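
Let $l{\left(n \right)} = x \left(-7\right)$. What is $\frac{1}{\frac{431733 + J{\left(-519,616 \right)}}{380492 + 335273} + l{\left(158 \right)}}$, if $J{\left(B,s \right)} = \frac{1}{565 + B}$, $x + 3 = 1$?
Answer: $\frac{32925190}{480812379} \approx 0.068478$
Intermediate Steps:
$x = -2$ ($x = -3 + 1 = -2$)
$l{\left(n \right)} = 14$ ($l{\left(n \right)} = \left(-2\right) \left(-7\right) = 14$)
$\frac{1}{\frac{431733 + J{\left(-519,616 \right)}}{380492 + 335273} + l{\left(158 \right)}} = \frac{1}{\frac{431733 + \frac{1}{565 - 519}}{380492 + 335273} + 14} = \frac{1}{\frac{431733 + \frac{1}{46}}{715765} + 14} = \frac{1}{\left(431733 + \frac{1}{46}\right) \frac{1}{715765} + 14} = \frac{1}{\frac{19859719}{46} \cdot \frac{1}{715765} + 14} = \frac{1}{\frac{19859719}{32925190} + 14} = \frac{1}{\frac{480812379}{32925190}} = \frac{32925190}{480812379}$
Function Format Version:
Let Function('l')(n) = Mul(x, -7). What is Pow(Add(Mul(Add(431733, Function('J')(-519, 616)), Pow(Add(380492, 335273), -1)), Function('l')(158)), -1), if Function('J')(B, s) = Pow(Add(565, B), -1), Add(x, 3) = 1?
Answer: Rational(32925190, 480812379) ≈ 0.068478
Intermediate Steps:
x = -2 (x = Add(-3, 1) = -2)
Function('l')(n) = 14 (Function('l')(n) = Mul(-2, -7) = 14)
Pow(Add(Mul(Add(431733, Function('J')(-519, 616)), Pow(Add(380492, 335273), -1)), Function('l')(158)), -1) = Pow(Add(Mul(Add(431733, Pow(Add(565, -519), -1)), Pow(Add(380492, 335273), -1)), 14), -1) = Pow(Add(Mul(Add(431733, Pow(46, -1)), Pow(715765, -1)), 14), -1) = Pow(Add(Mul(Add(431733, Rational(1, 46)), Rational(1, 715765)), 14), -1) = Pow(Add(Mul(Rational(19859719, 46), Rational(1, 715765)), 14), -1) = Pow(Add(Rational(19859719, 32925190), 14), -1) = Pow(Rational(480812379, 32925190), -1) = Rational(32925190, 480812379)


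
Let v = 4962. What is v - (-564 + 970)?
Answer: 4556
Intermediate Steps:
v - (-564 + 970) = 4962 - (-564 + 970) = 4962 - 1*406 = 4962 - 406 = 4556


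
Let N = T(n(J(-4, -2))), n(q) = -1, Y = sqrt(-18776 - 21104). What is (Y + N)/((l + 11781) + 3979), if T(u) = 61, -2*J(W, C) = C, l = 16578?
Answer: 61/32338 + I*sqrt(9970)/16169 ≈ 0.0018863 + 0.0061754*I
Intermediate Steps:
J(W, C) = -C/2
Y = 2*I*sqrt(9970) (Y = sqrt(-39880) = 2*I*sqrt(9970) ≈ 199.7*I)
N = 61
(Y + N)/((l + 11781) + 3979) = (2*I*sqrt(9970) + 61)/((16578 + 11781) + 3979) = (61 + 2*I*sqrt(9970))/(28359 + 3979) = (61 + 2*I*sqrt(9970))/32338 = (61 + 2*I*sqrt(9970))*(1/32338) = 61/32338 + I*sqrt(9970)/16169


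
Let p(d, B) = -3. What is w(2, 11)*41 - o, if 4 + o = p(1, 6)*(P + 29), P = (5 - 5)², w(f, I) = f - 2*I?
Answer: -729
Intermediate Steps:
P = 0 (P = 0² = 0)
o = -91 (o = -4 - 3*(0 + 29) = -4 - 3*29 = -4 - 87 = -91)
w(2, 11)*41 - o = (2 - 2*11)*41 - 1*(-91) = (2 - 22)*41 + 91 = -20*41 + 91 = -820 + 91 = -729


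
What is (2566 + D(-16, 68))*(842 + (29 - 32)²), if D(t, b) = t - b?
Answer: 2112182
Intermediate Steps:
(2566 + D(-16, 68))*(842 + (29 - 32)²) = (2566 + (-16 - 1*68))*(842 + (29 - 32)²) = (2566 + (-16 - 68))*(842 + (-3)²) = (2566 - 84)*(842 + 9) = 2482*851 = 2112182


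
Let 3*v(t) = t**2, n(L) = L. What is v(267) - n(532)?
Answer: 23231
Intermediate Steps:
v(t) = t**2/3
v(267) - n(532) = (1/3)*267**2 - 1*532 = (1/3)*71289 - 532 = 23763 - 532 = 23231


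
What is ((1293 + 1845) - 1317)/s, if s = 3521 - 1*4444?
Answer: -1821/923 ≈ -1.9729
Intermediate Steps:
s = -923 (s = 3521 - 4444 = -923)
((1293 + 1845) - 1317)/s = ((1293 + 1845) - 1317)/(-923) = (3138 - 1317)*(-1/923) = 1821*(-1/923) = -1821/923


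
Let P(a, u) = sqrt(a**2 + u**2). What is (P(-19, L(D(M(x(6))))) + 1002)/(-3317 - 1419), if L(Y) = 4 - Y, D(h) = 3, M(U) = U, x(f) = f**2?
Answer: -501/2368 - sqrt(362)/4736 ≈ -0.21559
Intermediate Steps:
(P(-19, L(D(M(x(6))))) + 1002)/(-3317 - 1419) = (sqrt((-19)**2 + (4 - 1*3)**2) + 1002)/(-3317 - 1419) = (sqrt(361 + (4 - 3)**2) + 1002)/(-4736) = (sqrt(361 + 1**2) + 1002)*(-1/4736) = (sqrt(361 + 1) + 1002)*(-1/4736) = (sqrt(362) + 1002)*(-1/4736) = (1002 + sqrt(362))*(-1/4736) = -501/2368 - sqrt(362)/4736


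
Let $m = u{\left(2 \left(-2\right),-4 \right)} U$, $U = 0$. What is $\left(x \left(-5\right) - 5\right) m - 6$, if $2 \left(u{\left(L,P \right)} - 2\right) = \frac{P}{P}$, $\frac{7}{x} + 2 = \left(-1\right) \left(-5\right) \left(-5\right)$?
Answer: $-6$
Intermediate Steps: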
_ _ _
* DIRECTIONS: Of the entries above, repeat exactly the lines from the line with "What is ((1293" through the line with "Answer: -501/2368 - sqrt(362)/4736 ≈ -0.21559", both of them included.

* TASK OUTPUT:
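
What is ((1293 + 1845) - 1317)/s, if s = 3521 - 1*4444?
Answer: -1821/923 ≈ -1.9729
Intermediate Steps:
s = -923 (s = 3521 - 4444 = -923)
((1293 + 1845) - 1317)/s = ((1293 + 1845) - 1317)/(-923) = (3138 - 1317)*(-1/923) = 1821*(-1/923) = -1821/923


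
Let P(a, u) = sqrt(a**2 + u**2). What is (P(-19, L(D(M(x(6))))) + 1002)/(-3317 - 1419), if L(Y) = 4 - Y, D(h) = 3, M(U) = U, x(f) = f**2?
Answer: -501/2368 - sqrt(362)/4736 ≈ -0.21559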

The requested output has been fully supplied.